## Exercise prompt
Among the entries below, determine how many lines contain the word "Function" and state only that figure.

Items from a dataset
⟨

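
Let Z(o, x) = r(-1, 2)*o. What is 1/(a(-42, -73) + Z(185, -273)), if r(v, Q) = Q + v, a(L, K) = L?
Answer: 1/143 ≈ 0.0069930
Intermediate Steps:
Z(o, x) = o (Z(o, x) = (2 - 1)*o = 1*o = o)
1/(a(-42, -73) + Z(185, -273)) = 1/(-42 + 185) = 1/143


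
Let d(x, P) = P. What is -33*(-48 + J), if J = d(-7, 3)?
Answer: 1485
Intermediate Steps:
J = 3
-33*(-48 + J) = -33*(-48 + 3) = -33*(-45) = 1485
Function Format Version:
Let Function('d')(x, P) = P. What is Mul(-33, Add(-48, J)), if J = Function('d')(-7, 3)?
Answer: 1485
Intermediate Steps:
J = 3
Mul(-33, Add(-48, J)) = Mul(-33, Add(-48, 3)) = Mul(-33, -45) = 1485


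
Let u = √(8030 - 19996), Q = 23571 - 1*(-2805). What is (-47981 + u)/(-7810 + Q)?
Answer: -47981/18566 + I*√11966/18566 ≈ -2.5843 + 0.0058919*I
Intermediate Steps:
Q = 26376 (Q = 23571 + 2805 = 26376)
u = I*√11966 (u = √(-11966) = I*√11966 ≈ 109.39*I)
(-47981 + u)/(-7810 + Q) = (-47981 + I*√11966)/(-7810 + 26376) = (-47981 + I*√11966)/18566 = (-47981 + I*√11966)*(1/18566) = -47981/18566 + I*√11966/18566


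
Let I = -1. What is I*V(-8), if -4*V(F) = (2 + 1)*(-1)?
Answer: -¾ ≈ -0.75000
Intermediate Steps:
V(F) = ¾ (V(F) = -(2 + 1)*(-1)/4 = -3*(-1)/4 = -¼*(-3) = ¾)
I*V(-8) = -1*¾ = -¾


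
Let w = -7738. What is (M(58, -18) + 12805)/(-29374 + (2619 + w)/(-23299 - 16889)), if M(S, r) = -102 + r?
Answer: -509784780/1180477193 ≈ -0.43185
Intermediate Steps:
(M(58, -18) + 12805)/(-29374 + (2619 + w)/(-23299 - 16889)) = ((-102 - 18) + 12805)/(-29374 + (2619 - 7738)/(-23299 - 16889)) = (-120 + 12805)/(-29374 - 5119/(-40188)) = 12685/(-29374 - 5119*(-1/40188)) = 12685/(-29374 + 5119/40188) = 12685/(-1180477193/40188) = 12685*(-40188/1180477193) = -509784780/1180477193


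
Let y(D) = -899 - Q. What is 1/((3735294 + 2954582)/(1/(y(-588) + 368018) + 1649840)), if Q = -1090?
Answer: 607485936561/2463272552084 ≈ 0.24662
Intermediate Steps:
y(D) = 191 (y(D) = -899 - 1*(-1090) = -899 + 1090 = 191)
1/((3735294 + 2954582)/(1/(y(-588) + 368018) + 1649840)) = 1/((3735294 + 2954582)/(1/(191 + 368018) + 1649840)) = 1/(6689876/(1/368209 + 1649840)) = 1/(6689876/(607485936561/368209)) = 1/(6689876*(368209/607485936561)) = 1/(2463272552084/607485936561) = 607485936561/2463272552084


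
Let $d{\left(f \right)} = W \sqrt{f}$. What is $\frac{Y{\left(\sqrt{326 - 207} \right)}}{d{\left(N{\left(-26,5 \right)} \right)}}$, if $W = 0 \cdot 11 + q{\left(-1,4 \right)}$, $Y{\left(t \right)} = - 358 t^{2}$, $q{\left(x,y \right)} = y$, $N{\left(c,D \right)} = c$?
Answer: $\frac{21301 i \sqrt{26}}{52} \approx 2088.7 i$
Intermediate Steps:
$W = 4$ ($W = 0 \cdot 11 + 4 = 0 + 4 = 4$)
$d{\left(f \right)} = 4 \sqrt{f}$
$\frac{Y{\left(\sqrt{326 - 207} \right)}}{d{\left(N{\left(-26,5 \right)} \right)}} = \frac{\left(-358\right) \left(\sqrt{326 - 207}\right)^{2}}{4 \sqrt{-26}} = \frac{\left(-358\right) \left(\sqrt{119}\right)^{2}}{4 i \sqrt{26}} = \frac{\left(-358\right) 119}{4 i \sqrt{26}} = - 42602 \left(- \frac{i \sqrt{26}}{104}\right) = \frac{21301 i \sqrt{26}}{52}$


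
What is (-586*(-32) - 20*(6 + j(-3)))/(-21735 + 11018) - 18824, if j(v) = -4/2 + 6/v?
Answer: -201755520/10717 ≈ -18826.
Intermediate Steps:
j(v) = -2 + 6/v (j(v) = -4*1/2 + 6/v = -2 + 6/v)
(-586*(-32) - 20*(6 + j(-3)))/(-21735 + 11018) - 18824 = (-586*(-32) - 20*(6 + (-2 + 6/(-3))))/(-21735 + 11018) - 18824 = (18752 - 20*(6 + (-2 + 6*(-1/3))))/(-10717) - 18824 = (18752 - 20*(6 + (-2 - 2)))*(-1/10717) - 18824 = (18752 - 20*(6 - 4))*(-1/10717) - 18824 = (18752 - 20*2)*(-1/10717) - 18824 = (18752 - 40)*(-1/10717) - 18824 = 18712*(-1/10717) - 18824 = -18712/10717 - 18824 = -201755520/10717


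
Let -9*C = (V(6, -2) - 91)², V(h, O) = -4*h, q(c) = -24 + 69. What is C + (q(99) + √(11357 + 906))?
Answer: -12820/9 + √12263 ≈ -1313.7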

⟩
⟨

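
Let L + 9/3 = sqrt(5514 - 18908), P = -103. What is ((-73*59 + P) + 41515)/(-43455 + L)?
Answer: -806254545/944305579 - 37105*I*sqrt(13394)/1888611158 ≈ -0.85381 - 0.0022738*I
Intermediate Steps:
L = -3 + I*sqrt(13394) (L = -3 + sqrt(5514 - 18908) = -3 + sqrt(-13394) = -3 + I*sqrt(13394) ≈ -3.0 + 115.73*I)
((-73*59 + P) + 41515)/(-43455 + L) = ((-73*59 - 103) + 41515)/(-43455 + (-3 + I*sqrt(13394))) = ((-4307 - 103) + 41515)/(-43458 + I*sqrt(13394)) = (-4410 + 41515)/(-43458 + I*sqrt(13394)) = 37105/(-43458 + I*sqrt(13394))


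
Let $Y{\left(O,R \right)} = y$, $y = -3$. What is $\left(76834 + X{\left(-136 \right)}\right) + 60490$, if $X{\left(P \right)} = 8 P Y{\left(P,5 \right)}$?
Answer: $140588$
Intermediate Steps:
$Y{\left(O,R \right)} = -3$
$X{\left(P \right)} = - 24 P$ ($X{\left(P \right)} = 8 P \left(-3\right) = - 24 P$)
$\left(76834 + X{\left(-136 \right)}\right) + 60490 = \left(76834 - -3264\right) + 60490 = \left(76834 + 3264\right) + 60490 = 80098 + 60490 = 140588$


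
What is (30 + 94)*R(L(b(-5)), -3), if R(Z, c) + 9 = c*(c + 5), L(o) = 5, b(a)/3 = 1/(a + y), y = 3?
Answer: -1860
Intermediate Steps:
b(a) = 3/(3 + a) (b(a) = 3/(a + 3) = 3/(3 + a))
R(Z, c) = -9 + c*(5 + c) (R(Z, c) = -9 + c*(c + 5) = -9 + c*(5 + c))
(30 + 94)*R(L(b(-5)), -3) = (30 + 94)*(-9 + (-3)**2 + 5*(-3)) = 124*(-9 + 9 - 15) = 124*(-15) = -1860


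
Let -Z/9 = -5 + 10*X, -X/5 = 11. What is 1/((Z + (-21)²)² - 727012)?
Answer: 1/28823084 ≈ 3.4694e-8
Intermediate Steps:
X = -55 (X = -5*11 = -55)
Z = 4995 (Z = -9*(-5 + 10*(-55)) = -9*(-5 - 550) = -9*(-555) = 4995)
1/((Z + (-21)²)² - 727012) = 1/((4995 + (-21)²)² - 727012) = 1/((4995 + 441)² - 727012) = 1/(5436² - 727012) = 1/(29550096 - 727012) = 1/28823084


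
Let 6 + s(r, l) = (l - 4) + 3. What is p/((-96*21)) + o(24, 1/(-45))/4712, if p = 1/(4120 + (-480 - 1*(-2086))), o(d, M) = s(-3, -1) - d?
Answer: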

⟩

## Answer to this problem
2